Collected data
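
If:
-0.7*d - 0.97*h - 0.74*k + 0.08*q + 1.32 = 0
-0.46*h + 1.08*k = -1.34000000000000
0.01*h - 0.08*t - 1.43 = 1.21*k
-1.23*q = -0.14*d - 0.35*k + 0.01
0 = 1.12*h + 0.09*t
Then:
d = 3.47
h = -0.15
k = -1.30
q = 0.02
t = 1.81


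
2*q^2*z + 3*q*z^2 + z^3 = z*(q + z)*(2*q + z)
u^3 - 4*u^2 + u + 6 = (u - 3)*(u - 2)*(u + 1)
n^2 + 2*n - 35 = (n - 5)*(n + 7)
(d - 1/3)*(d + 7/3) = d^2 + 2*d - 7/9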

**What is required:** For this exercise, output the records in full, exactly.

**Result below:**
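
If:
-0.7*d - 0.97*h - 0.74*k + 0.08*q + 1.32 = 0
-0.46*h + 1.08*k = -1.34000000000000
0.01*h - 0.08*t - 1.43 = 1.21*k
-1.23*q = -0.14*d - 0.35*k + 0.01
0 = 1.12*h + 0.09*t
Then:
d = 3.47
h = -0.15
k = -1.30
q = 0.02
t = 1.81


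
2*q^2*z + 3*q*z^2 + z^3 = z*(q + z)*(2*q + z)
u^3 - 4*u^2 + u + 6 = (u - 3)*(u - 2)*(u + 1)
n^2 + 2*n - 35 = (n - 5)*(n + 7)
(d - 1/3)*(d + 7/3) = d^2 + 2*d - 7/9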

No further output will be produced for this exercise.